Collected data
[Start of Attachment]
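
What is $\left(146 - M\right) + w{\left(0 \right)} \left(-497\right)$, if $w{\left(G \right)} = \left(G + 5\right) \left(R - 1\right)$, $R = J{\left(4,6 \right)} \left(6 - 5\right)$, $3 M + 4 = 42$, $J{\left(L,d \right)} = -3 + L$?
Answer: $\frac{400}{3} \approx 133.33$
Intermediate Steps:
$M = \frac{38}{3}$ ($M = - \frac{4}{3} + \frac{1}{3} \cdot 42 = - \frac{4}{3} + 14 = \frac{38}{3} \approx 12.667$)
$R = 1$ ($R = \left(-3 + 4\right) \left(6 - 5\right) = 1 \cdot 1 = 1$)
$w{\left(G \right)} = 0$ ($w{\left(G \right)} = \left(G + 5\right) \left(1 - 1\right) = \left(5 + G\right) 0 = 0$)
$\left(146 - M\right) + w{\left(0 \right)} \left(-497\right) = \left(146 - \frac{38}{3}\right) + 0 \left(-497\right) = \left(146 - \frac{38}{3}\right) + 0 = \frac{400}{3} + 0 = \frac{400}{3}$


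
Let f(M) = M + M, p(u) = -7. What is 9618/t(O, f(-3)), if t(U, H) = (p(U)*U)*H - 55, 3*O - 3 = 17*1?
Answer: 3206/75 ≈ 42.747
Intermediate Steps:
O = 20/3 (O = 1 + (17*1)/3 = 1 + (⅓)*17 = 1 + 17/3 = 20/3 ≈ 6.6667)
f(M) = 2*M
t(U, H) = -55 - 7*H*U (t(U, H) = (-7*U)*H - 55 = -7*H*U - 55 = -55 - 7*H*U)
9618/t(O, f(-3)) = 9618/(-55 - 7*2*(-3)*20/3) = 9618/(-55 - 7*(-6)*20/3) = 9618/(-55 + 280) = 9618/225 = 9618*(1/225) = 3206/75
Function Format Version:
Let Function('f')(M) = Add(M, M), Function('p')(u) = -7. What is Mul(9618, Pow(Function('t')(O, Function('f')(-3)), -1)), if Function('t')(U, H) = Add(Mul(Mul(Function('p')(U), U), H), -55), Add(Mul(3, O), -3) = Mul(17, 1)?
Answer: Rational(3206, 75) ≈ 42.747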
[End of Attachment]
→ **WHAT THE EXERCISE ASKS**
All the records above need to be set down again exactly as they were given.

→ **ANSWER TO THIS TASK**
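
What is $\left(146 - M\right) + w{\left(0 \right)} \left(-497\right)$, if $w{\left(G \right)} = \left(G + 5\right) \left(R - 1\right)$, $R = J{\left(4,6 \right)} \left(6 - 5\right)$, $3 M + 4 = 42$, $J{\left(L,d \right)} = -3 + L$?
Answer: $\frac{400}{3} \approx 133.33$
Intermediate Steps:
$M = \frac{38}{3}$ ($M = - \frac{4}{3} + \frac{1}{3} \cdot 42 = - \frac{4}{3} + 14 = \frac{38}{3} \approx 12.667$)
$R = 1$ ($R = \left(-3 + 4\right) \left(6 - 5\right) = 1 \cdot 1 = 1$)
$w{\left(G \right)} = 0$ ($w{\left(G \right)} = \left(G + 5\right) \left(1 - 1\right) = \left(5 + G\right) 0 = 0$)
$\left(146 - M\right) + w{\left(0 \right)} \left(-497\right) = \left(146 - \frac{38}{3}\right) + 0 \left(-497\right) = \left(146 - \frac{38}{3}\right) + 0 = \frac{400}{3} + 0 = \frac{400}{3}$


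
Let f(M) = M + M, p(u) = -7. What is 9618/t(O, f(-3)), if t(U, H) = (p(U)*U)*H - 55, 3*O - 3 = 17*1?
Answer: 3206/75 ≈ 42.747
Intermediate Steps:
O = 20/3 (O = 1 + (17*1)/3 = 1 + (⅓)*17 = 1 + 17/3 = 20/3 ≈ 6.6667)
f(M) = 2*M
t(U, H) = -55 - 7*H*U (t(U, H) = (-7*U)*H - 55 = -7*H*U - 55 = -55 - 7*H*U)
9618/t(O, f(-3)) = 9618/(-55 - 7*2*(-3)*20/3) = 9618/(-55 - 7*(-6)*20/3) = 9618/(-55 + 280) = 9618/225 = 9618*(1/225) = 3206/75
Function Format Version:
Let Function('f')(M) = Add(M, M), Function('p')(u) = -7. What is Mul(9618, Pow(Function('t')(O, Function('f')(-3)), -1)), if Function('t')(U, H) = Add(Mul(Mul(Function('p')(U), U), H), -55), Add(Mul(3, O), -3) = Mul(17, 1)?
Answer: Rational(3206, 75) ≈ 42.747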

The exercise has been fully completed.